Records from a dataset
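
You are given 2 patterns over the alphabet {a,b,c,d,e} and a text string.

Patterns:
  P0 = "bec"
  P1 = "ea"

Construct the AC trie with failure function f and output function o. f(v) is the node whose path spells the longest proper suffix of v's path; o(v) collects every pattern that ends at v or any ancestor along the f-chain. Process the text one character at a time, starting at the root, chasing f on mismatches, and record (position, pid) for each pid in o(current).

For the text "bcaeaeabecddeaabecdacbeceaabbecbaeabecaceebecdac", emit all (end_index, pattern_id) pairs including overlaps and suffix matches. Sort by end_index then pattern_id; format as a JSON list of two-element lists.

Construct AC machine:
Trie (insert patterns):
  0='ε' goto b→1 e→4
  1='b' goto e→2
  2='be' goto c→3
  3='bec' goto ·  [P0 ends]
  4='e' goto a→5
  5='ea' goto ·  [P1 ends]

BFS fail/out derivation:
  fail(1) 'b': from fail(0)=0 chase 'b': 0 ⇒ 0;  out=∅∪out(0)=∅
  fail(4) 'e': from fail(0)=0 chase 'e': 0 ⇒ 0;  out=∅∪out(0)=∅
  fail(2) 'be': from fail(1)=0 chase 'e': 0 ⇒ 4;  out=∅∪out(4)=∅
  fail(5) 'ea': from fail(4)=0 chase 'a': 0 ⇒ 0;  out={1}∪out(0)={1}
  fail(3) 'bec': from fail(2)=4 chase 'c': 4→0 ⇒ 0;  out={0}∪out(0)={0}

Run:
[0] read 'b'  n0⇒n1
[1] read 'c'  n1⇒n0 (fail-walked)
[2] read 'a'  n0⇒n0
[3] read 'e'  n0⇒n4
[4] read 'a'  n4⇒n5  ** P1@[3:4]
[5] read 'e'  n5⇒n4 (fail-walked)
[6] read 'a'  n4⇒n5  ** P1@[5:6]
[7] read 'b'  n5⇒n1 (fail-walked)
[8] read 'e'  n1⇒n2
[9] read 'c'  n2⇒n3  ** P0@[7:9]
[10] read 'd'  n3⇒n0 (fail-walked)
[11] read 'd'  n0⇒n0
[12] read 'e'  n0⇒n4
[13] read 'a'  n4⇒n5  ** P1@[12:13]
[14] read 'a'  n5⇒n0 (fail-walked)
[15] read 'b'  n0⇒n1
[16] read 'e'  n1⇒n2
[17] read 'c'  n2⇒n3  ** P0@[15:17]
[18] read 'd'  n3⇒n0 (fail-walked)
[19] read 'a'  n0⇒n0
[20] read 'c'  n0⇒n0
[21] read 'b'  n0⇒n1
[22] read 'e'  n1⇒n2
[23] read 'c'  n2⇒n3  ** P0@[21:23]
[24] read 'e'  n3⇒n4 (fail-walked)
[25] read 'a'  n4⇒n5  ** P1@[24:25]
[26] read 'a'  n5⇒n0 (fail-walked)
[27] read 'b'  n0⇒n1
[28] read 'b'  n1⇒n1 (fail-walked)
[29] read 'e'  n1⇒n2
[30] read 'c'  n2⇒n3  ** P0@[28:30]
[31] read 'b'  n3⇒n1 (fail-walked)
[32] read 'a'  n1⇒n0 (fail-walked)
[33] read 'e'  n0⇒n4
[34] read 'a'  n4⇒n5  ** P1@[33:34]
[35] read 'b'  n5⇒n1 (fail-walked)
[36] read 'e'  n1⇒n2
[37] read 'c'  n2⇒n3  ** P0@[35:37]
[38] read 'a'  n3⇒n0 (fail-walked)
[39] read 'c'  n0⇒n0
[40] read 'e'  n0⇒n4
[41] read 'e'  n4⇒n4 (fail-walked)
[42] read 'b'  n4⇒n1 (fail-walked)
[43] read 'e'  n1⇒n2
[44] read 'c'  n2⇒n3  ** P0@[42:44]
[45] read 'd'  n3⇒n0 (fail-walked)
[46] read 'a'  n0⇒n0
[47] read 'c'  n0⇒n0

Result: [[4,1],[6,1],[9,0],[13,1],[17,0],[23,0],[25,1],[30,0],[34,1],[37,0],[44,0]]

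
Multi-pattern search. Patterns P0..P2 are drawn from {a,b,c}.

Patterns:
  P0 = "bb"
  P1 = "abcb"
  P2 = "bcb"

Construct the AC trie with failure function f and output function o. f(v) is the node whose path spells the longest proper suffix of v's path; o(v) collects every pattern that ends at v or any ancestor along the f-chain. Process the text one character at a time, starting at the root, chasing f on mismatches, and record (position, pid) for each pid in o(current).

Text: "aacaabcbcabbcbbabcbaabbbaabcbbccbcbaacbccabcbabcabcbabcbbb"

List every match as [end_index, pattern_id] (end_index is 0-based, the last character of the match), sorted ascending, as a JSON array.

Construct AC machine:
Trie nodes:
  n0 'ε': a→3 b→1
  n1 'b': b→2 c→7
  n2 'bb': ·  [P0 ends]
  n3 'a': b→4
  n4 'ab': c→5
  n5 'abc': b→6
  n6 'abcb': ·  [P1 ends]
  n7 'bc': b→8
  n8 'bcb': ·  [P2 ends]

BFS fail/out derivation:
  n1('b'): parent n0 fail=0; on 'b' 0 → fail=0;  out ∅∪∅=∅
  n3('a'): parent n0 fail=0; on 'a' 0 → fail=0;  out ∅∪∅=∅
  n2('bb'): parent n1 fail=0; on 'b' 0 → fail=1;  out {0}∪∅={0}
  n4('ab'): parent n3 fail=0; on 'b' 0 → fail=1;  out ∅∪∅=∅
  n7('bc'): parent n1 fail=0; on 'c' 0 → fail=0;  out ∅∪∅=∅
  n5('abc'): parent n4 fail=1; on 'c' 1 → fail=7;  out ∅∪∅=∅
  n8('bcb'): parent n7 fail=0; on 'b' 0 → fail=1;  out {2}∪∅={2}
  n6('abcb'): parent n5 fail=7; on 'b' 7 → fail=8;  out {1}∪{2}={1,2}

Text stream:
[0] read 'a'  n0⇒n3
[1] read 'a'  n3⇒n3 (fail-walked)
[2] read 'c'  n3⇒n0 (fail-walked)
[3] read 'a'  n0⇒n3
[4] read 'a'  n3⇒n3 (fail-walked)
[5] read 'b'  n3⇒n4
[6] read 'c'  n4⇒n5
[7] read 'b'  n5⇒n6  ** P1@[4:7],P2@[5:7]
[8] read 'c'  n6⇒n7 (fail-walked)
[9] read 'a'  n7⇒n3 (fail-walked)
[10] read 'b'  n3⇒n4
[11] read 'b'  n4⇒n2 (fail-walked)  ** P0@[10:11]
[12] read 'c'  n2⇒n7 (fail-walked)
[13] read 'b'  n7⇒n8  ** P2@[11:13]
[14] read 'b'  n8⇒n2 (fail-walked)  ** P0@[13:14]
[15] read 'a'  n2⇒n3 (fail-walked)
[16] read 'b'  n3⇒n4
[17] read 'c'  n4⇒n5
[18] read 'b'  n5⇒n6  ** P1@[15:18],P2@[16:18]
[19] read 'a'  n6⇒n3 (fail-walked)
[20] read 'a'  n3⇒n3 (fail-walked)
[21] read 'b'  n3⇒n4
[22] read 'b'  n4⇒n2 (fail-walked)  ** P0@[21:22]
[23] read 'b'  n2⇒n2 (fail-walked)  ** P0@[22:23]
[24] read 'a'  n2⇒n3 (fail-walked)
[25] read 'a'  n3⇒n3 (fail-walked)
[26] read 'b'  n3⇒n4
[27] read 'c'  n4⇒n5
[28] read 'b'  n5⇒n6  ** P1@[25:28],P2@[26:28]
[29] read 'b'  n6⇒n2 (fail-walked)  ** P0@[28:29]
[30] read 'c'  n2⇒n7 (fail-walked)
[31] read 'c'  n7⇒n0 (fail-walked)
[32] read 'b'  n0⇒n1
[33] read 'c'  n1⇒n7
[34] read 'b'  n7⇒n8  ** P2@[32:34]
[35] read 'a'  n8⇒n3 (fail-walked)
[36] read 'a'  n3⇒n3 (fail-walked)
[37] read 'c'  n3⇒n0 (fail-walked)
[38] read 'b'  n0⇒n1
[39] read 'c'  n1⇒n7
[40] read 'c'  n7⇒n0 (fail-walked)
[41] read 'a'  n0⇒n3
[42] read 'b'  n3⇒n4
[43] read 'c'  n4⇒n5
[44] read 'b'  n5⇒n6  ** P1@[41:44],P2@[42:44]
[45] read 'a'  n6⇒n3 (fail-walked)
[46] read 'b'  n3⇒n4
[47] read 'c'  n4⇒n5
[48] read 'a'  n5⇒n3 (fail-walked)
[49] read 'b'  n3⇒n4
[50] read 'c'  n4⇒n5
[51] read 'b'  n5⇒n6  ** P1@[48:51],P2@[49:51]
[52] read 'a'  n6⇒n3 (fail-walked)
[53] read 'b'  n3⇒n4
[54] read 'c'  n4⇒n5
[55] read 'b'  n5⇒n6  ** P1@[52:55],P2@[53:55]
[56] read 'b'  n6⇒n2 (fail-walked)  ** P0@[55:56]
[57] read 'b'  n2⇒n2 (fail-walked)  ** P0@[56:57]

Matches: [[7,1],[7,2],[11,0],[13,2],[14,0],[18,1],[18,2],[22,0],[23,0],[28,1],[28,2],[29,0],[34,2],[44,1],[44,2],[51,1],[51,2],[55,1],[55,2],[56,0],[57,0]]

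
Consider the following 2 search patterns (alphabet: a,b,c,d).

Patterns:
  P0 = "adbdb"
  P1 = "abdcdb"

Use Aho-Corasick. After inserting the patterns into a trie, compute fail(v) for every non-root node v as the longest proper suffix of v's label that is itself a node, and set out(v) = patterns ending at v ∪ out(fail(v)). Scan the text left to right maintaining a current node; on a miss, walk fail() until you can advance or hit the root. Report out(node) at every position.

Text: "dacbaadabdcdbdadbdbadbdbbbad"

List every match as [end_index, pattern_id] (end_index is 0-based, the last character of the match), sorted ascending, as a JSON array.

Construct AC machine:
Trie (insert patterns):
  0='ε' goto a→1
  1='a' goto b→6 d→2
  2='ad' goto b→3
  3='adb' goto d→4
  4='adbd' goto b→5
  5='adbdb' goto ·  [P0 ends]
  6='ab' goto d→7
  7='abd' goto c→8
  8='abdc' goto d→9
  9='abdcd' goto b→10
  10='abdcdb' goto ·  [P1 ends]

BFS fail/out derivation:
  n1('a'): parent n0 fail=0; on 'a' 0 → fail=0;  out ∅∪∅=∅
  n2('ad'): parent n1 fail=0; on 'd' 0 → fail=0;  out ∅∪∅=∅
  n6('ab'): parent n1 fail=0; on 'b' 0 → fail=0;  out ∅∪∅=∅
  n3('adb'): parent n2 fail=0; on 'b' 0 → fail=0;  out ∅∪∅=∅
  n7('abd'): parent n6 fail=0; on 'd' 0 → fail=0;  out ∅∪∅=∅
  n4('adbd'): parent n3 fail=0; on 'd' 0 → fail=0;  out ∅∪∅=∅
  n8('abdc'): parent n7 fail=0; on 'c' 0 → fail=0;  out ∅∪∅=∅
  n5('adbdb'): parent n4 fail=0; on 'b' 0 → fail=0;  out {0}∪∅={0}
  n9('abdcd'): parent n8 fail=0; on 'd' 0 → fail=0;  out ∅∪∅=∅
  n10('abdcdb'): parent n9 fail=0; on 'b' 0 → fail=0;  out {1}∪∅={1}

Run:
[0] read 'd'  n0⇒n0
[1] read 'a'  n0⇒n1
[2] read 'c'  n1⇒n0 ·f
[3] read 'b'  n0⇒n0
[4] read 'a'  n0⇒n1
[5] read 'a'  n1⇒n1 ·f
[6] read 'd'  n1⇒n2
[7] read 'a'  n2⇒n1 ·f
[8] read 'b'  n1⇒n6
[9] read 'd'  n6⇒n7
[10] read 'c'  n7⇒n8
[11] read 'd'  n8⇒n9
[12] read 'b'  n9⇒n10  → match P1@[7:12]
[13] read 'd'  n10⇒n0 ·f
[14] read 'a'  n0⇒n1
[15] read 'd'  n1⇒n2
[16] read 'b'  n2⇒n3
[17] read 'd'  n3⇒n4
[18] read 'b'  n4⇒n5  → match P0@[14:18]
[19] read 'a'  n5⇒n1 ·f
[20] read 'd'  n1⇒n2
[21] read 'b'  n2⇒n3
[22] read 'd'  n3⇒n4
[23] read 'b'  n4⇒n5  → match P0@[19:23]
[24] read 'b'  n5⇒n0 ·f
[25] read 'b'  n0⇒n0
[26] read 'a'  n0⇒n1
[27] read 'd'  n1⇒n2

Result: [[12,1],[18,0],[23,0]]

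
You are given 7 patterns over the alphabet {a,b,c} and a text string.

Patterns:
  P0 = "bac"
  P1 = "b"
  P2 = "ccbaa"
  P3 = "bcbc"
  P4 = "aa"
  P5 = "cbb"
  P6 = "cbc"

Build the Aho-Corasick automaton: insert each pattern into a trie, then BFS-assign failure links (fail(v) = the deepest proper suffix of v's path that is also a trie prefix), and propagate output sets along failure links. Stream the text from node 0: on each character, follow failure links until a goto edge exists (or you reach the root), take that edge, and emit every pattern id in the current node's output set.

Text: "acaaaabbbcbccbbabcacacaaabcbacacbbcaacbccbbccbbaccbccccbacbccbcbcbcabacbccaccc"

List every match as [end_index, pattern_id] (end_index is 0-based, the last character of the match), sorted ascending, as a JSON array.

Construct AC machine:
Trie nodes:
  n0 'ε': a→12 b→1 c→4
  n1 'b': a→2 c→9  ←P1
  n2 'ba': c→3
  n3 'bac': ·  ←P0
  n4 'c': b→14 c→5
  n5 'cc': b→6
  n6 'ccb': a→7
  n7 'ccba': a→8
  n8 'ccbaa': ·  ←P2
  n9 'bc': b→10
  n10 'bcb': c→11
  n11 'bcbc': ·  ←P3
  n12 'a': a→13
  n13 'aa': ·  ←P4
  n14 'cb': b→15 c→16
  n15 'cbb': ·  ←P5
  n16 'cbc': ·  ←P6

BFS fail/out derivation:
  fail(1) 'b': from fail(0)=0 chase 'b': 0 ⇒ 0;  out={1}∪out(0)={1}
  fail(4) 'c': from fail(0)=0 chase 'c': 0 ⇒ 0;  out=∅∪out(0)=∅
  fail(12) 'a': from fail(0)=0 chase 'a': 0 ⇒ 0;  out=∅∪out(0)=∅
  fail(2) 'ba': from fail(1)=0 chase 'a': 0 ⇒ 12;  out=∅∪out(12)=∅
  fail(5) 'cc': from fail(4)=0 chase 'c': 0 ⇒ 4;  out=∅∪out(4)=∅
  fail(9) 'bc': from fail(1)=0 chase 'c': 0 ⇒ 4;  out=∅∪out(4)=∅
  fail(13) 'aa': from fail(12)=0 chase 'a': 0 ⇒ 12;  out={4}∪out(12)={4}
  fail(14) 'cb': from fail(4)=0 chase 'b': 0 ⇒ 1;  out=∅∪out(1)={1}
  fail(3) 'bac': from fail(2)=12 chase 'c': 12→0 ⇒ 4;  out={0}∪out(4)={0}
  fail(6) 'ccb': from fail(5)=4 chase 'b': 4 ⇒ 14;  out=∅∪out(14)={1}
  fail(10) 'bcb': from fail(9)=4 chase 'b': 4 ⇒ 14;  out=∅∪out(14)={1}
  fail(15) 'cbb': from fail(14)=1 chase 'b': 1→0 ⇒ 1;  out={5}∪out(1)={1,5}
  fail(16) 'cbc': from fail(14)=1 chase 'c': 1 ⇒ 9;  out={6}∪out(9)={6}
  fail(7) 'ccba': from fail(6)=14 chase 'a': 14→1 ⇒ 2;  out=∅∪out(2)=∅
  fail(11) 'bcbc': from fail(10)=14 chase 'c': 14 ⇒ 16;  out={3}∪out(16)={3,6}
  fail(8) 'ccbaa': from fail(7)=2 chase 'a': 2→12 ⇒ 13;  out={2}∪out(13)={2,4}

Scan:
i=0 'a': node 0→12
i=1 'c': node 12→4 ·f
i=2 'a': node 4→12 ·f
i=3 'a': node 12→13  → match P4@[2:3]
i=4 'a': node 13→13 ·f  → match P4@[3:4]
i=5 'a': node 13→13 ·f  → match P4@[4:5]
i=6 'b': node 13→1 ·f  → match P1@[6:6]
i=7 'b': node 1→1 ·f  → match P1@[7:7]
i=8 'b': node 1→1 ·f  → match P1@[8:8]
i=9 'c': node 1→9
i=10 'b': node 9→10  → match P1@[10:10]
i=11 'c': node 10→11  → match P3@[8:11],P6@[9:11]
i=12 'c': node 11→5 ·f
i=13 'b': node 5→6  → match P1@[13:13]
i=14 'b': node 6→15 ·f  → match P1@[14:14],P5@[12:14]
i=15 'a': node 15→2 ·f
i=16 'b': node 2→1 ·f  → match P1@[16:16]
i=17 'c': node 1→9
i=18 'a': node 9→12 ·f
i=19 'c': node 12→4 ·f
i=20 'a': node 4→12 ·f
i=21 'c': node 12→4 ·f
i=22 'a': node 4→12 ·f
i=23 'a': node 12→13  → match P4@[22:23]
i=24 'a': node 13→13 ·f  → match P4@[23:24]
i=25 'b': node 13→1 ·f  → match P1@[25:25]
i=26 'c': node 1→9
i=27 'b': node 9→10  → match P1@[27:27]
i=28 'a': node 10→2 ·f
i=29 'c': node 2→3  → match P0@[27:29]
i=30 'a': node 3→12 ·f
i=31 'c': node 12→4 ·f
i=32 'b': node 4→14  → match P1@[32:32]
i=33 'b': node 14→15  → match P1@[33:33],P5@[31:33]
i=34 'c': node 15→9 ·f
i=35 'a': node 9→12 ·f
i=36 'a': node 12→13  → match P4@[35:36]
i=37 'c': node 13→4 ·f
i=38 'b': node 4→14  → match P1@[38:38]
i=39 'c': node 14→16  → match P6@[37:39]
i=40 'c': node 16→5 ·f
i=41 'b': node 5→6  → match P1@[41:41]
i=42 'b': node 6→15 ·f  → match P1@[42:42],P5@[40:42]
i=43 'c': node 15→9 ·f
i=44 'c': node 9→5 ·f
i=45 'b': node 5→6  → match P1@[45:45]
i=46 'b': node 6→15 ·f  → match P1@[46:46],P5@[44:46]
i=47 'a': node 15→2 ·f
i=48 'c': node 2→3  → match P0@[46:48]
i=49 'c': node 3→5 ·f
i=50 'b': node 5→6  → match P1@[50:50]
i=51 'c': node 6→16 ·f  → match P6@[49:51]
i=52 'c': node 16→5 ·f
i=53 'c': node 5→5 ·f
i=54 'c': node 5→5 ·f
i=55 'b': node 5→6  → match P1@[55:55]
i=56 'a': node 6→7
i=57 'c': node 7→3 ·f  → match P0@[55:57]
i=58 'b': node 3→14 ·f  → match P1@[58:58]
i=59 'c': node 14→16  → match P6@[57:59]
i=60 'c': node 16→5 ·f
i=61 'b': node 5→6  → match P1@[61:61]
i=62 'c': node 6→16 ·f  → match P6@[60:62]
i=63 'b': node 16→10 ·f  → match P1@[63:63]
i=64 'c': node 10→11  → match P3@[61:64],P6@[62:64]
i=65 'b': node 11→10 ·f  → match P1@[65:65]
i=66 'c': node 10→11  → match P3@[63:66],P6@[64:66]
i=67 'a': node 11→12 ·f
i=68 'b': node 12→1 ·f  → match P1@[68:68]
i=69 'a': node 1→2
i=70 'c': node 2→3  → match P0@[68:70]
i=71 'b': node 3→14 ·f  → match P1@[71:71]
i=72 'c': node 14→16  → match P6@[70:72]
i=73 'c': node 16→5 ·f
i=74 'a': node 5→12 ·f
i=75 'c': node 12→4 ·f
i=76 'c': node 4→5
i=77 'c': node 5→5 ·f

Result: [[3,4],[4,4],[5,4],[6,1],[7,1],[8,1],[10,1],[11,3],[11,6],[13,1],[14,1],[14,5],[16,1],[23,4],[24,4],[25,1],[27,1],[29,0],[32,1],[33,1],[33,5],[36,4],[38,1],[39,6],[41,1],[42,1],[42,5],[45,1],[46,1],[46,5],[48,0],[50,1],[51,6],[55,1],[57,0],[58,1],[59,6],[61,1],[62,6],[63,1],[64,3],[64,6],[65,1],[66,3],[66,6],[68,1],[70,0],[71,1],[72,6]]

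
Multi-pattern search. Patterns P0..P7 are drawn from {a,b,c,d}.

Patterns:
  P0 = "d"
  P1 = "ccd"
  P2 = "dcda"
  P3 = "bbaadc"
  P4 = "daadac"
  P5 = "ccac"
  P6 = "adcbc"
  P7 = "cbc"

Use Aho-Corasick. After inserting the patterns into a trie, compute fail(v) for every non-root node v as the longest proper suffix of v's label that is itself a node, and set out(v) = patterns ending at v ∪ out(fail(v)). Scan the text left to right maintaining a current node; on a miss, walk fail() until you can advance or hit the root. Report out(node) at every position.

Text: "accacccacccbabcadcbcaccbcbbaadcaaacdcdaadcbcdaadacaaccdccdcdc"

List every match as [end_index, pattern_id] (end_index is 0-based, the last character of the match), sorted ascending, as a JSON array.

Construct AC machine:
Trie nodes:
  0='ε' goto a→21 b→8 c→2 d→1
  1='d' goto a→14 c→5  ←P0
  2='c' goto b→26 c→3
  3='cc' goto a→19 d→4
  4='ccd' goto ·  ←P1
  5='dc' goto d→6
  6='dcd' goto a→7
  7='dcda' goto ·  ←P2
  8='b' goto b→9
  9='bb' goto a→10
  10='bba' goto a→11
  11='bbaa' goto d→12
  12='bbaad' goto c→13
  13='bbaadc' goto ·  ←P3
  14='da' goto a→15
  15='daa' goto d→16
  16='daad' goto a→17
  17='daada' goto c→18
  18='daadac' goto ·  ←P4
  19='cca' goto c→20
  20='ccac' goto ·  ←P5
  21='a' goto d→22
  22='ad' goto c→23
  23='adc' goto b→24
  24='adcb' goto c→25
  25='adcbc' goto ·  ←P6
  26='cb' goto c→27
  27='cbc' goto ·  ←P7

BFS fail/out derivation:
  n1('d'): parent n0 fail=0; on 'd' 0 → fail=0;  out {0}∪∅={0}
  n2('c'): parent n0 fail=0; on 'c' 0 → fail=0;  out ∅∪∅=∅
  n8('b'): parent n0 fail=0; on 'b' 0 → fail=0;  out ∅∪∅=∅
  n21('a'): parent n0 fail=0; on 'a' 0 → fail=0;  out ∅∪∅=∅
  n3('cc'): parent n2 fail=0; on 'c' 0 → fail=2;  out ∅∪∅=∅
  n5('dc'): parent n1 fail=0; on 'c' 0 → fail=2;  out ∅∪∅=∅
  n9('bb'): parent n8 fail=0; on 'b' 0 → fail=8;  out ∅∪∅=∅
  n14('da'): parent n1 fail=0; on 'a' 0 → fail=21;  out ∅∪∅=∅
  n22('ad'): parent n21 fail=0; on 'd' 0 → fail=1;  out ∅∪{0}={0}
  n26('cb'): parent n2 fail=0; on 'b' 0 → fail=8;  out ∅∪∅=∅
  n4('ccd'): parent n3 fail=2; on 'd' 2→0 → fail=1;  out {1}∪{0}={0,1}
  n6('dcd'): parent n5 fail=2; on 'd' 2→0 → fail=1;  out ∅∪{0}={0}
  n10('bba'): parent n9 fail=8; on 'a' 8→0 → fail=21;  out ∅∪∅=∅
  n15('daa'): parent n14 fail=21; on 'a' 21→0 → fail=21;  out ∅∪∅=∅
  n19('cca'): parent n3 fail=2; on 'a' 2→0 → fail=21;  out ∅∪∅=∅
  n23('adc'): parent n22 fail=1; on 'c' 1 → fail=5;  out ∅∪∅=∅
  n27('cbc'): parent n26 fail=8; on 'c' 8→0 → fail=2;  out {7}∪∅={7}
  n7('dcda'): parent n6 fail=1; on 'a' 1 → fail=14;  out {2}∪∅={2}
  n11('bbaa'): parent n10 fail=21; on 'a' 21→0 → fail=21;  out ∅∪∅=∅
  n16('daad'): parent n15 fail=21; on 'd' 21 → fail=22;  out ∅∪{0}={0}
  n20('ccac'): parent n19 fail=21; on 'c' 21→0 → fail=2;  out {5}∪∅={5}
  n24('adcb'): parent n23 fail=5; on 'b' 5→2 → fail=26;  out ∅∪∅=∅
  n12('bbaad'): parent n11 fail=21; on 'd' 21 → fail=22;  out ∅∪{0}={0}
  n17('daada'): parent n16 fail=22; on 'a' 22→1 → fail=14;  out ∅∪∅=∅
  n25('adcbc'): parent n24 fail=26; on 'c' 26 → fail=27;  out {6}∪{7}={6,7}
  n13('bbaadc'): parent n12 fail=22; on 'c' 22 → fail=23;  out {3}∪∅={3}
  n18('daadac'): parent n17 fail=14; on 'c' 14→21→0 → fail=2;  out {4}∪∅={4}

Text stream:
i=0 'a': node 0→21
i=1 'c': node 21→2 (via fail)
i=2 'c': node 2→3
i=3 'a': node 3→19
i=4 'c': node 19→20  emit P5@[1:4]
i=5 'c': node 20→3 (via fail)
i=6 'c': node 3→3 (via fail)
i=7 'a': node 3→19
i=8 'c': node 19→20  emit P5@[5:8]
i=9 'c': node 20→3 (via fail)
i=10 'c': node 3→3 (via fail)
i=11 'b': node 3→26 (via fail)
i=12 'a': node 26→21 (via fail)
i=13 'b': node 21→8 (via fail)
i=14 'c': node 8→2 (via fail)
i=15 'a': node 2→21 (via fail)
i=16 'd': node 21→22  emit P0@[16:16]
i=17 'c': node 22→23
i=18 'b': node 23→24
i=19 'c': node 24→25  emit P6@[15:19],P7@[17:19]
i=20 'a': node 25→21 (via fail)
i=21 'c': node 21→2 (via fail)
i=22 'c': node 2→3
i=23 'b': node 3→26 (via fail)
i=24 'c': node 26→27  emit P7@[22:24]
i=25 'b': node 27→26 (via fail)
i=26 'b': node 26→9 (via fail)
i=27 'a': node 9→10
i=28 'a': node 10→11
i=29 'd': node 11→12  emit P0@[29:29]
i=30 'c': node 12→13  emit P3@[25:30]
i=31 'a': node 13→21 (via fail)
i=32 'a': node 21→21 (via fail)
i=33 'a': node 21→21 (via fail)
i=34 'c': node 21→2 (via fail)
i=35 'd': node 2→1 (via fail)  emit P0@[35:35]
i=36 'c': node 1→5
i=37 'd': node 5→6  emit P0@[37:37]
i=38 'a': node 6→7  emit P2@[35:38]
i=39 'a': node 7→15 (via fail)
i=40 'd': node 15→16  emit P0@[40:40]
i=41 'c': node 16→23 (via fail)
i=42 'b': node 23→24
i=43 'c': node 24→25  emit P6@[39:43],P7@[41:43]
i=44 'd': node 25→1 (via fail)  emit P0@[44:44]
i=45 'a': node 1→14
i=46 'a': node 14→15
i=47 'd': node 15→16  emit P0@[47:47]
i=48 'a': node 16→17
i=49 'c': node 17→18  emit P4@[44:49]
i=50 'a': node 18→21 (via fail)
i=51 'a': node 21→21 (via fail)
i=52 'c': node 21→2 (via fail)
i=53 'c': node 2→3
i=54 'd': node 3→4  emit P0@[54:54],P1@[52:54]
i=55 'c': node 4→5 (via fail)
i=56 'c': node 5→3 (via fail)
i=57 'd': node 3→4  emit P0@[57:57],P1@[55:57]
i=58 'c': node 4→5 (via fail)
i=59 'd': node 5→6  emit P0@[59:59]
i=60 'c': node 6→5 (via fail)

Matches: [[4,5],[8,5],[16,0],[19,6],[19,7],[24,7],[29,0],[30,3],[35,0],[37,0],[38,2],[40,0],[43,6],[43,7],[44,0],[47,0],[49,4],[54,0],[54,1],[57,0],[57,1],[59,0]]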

Activity: Whenever a line of the entries contains the string "search", copy that line.

Reply to the task:
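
Multi-pattern search. Patterns P0..P2 are drawn from {a,b,c}.
Consider the following 2 search patterns (alphabet: a,b,c,d).
Multi-pattern search. Patterns P0..P7 are drawn from {a,b,c,d}.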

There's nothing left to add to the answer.